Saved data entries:
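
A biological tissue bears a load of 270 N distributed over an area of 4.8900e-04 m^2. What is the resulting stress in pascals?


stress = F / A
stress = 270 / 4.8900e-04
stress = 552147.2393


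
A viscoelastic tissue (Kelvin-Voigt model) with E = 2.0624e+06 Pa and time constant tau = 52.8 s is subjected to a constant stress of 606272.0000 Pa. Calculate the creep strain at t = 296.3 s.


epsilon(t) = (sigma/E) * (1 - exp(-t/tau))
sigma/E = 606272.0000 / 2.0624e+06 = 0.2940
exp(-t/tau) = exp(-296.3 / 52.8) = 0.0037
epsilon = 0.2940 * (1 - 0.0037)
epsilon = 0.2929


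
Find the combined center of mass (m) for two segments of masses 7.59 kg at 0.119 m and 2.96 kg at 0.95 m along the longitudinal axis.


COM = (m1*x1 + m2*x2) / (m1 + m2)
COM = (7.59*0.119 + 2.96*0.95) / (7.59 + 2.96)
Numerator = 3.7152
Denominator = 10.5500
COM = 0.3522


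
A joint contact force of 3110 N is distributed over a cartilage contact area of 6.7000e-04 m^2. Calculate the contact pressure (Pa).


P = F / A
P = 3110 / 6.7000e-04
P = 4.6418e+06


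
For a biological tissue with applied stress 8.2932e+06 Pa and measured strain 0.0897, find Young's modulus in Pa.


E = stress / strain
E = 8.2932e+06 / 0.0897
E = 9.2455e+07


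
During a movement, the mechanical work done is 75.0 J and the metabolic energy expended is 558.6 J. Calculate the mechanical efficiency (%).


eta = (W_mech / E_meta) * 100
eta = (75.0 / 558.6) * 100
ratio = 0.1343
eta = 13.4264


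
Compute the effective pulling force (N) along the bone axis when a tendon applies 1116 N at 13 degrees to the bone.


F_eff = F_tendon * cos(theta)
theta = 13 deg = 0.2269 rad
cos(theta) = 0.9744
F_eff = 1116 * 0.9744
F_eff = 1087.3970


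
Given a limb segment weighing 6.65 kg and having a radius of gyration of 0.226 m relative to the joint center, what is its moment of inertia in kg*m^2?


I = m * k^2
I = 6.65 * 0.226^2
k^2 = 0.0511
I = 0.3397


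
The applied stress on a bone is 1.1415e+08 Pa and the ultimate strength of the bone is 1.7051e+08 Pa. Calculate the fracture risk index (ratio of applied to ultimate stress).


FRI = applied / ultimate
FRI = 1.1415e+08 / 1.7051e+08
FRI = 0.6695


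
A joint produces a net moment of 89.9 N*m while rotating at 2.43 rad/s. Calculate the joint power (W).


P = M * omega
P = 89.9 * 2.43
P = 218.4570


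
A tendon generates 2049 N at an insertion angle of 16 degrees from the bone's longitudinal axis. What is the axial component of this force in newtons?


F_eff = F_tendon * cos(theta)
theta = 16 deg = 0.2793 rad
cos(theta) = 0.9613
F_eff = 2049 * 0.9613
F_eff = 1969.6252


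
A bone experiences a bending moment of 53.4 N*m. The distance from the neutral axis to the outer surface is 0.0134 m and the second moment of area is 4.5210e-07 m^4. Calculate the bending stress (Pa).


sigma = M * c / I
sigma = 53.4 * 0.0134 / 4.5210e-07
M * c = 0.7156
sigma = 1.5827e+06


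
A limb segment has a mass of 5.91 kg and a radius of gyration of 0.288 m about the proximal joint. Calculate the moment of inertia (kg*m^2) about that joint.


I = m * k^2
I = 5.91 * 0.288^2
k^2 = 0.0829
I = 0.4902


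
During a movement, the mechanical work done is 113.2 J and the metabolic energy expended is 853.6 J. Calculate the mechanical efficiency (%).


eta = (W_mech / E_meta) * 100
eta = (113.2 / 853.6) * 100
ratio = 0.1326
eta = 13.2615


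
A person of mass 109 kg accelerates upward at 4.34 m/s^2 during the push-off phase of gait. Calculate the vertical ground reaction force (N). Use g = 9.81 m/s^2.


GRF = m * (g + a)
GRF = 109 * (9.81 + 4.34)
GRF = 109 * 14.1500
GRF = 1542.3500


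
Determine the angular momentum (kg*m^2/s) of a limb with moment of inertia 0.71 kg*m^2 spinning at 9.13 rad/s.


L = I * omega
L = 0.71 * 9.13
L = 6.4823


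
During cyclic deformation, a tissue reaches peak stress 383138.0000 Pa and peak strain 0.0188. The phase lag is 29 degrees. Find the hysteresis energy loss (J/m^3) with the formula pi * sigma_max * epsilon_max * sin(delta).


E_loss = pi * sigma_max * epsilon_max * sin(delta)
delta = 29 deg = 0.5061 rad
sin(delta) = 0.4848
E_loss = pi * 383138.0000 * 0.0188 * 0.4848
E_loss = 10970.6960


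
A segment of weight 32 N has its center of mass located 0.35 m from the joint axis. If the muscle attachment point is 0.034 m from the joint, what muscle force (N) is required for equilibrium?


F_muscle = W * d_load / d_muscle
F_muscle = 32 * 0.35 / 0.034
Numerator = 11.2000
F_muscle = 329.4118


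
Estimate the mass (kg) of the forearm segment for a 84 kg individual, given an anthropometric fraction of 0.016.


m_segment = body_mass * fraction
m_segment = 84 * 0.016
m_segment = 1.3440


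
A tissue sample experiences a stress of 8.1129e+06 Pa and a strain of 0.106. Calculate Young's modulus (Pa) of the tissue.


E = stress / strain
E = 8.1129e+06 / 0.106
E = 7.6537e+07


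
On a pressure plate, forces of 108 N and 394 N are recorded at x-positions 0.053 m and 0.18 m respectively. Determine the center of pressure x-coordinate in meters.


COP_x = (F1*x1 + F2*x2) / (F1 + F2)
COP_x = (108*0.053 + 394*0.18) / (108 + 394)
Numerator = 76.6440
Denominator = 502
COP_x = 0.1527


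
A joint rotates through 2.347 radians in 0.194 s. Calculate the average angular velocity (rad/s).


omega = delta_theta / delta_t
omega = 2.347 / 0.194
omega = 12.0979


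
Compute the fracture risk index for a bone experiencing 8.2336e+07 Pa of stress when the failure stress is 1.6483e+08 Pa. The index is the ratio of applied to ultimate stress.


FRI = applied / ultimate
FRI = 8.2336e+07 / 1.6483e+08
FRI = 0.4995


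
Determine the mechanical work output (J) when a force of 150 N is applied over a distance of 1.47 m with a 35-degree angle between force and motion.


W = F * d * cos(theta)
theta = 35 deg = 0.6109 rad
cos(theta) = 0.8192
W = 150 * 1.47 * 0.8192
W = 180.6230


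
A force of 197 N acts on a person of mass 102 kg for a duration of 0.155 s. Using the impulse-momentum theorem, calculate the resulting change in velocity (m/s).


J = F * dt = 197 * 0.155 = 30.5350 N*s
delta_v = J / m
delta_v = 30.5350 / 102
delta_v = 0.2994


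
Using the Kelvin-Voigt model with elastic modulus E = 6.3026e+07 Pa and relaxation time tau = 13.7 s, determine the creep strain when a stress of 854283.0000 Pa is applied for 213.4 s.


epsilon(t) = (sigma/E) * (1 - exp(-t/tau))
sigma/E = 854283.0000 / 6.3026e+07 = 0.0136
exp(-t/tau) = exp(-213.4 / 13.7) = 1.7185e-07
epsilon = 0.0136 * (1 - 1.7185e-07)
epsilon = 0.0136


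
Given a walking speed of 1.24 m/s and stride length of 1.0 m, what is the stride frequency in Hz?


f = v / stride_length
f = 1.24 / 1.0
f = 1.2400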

» AIM OF THE EXERCISE:
Output the full set of entries exactly as they were given.

» ANSWER AREA:
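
A biological tissue bears a load of 270 N distributed over an area of 4.8900e-04 m^2. What is the resulting stress in pascals?


stress = F / A
stress = 270 / 4.8900e-04
stress = 552147.2393


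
A viscoelastic tissue (Kelvin-Voigt model) with E = 2.0624e+06 Pa and time constant tau = 52.8 s is subjected to a constant stress of 606272.0000 Pa. Calculate the creep strain at t = 296.3 s.


epsilon(t) = (sigma/E) * (1 - exp(-t/tau))
sigma/E = 606272.0000 / 2.0624e+06 = 0.2940
exp(-t/tau) = exp(-296.3 / 52.8) = 0.0037
epsilon = 0.2940 * (1 - 0.0037)
epsilon = 0.2929


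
Find the combined center of mass (m) for two segments of masses 7.59 kg at 0.119 m and 2.96 kg at 0.95 m along the longitudinal axis.


COM = (m1*x1 + m2*x2) / (m1 + m2)
COM = (7.59*0.119 + 2.96*0.95) / (7.59 + 2.96)
Numerator = 3.7152
Denominator = 10.5500
COM = 0.3522


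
A joint contact force of 3110 N is distributed over a cartilage contact area of 6.7000e-04 m^2. Calculate the contact pressure (Pa).


P = F / A
P = 3110 / 6.7000e-04
P = 4.6418e+06


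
For a biological tissue with applied stress 8.2932e+06 Pa and measured strain 0.0897, find Young's modulus in Pa.


E = stress / strain
E = 8.2932e+06 / 0.0897
E = 9.2455e+07


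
During a movement, the mechanical work done is 75.0 J and the metabolic energy expended is 558.6 J. Calculate the mechanical efficiency (%).


eta = (W_mech / E_meta) * 100
eta = (75.0 / 558.6) * 100
ratio = 0.1343
eta = 13.4264


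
Compute the effective pulling force (N) along the bone axis when a tendon applies 1116 N at 13 degrees to the bone.


F_eff = F_tendon * cos(theta)
theta = 13 deg = 0.2269 rad
cos(theta) = 0.9744
F_eff = 1116 * 0.9744
F_eff = 1087.3970


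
Given a limb segment weighing 6.65 kg and having a radius of gyration of 0.226 m relative to the joint center, what is its moment of inertia in kg*m^2?


I = m * k^2
I = 6.65 * 0.226^2
k^2 = 0.0511
I = 0.3397


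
The applied stress on a bone is 1.1415e+08 Pa and the ultimate strength of the bone is 1.7051e+08 Pa. Calculate the fracture risk index (ratio of applied to ultimate stress).


FRI = applied / ultimate
FRI = 1.1415e+08 / 1.7051e+08
FRI = 0.6695


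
A joint produces a net moment of 89.9 N*m while rotating at 2.43 rad/s. Calculate the joint power (W).


P = M * omega
P = 89.9 * 2.43
P = 218.4570


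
A tendon generates 2049 N at an insertion angle of 16 degrees from the bone's longitudinal axis. What is the axial component of this force in newtons?


F_eff = F_tendon * cos(theta)
theta = 16 deg = 0.2793 rad
cos(theta) = 0.9613
F_eff = 2049 * 0.9613
F_eff = 1969.6252


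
A bone experiences a bending moment of 53.4 N*m. The distance from the neutral axis to the outer surface is 0.0134 m and the second moment of area is 4.5210e-07 m^4. Calculate the bending stress (Pa).


sigma = M * c / I
sigma = 53.4 * 0.0134 / 4.5210e-07
M * c = 0.7156
sigma = 1.5827e+06


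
A limb segment has a mass of 5.91 kg and a radius of gyration of 0.288 m about the proximal joint. Calculate the moment of inertia (kg*m^2) about that joint.


I = m * k^2
I = 5.91 * 0.288^2
k^2 = 0.0829
I = 0.4902


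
During a movement, the mechanical work done is 113.2 J and the metabolic energy expended is 853.6 J. Calculate the mechanical efficiency (%).


eta = (W_mech / E_meta) * 100
eta = (113.2 / 853.6) * 100
ratio = 0.1326
eta = 13.2615


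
A person of mass 109 kg accelerates upward at 4.34 m/s^2 during the push-off phase of gait. Calculate the vertical ground reaction force (N). Use g = 9.81 m/s^2.


GRF = m * (g + a)
GRF = 109 * (9.81 + 4.34)
GRF = 109 * 14.1500
GRF = 1542.3500


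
Determine the angular momentum (kg*m^2/s) of a limb with moment of inertia 0.71 kg*m^2 spinning at 9.13 rad/s.


L = I * omega
L = 0.71 * 9.13
L = 6.4823


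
During cyclic deformation, a tissue reaches peak stress 383138.0000 Pa and peak strain 0.0188. The phase lag is 29 degrees. Find the hysteresis energy loss (J/m^3) with the formula pi * sigma_max * epsilon_max * sin(delta).


E_loss = pi * sigma_max * epsilon_max * sin(delta)
delta = 29 deg = 0.5061 rad
sin(delta) = 0.4848
E_loss = pi * 383138.0000 * 0.0188 * 0.4848
E_loss = 10970.6960


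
A segment of weight 32 N has its center of mass located 0.35 m from the joint axis. If the muscle attachment point is 0.034 m from the joint, what muscle force (N) is required for equilibrium?


F_muscle = W * d_load / d_muscle
F_muscle = 32 * 0.35 / 0.034
Numerator = 11.2000
F_muscle = 329.4118


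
Estimate the mass (kg) of the forearm segment for a 84 kg individual, given an anthropometric fraction of 0.016.


m_segment = body_mass * fraction
m_segment = 84 * 0.016
m_segment = 1.3440


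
A tissue sample experiences a stress of 8.1129e+06 Pa and a strain of 0.106. Calculate Young's modulus (Pa) of the tissue.


E = stress / strain
E = 8.1129e+06 / 0.106
E = 7.6537e+07


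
On a pressure plate, forces of 108 N and 394 N are recorded at x-positions 0.053 m and 0.18 m respectively. Determine the center of pressure x-coordinate in meters.


COP_x = (F1*x1 + F2*x2) / (F1 + F2)
COP_x = (108*0.053 + 394*0.18) / (108 + 394)
Numerator = 76.6440
Denominator = 502
COP_x = 0.1527


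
A joint rotates through 2.347 radians in 0.194 s. Calculate the average angular velocity (rad/s).


omega = delta_theta / delta_t
omega = 2.347 / 0.194
omega = 12.0979


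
Compute the fracture risk index for a bone experiencing 8.2336e+07 Pa of stress when the failure stress is 1.6483e+08 Pa. The index is the ratio of applied to ultimate stress.


FRI = applied / ultimate
FRI = 8.2336e+07 / 1.6483e+08
FRI = 0.4995


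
Determine the mechanical work output (J) when a force of 150 N is applied over a distance of 1.47 m with a 35-degree angle between force and motion.


W = F * d * cos(theta)
theta = 35 deg = 0.6109 rad
cos(theta) = 0.8192
W = 150 * 1.47 * 0.8192
W = 180.6230


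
A force of 197 N acts on a person of mass 102 kg for a duration of 0.155 s. Using the impulse-momentum theorem, calculate the resulting change in velocity (m/s).


J = F * dt = 197 * 0.155 = 30.5350 N*s
delta_v = J / m
delta_v = 30.5350 / 102
delta_v = 0.2994


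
Using the Kelvin-Voigt model with elastic modulus E = 6.3026e+07 Pa and relaxation time tau = 13.7 s, determine the creep strain when a stress of 854283.0000 Pa is applied for 213.4 s.


epsilon(t) = (sigma/E) * (1 - exp(-t/tau))
sigma/E = 854283.0000 / 6.3026e+07 = 0.0136
exp(-t/tau) = exp(-213.4 / 13.7) = 1.7185e-07
epsilon = 0.0136 * (1 - 1.7185e-07)
epsilon = 0.0136


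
Given a walking speed of 1.24 m/s and stride length of 1.0 m, what is the stride frequency in Hz?


f = v / stride_length
f = 1.24 / 1.0
f = 1.2400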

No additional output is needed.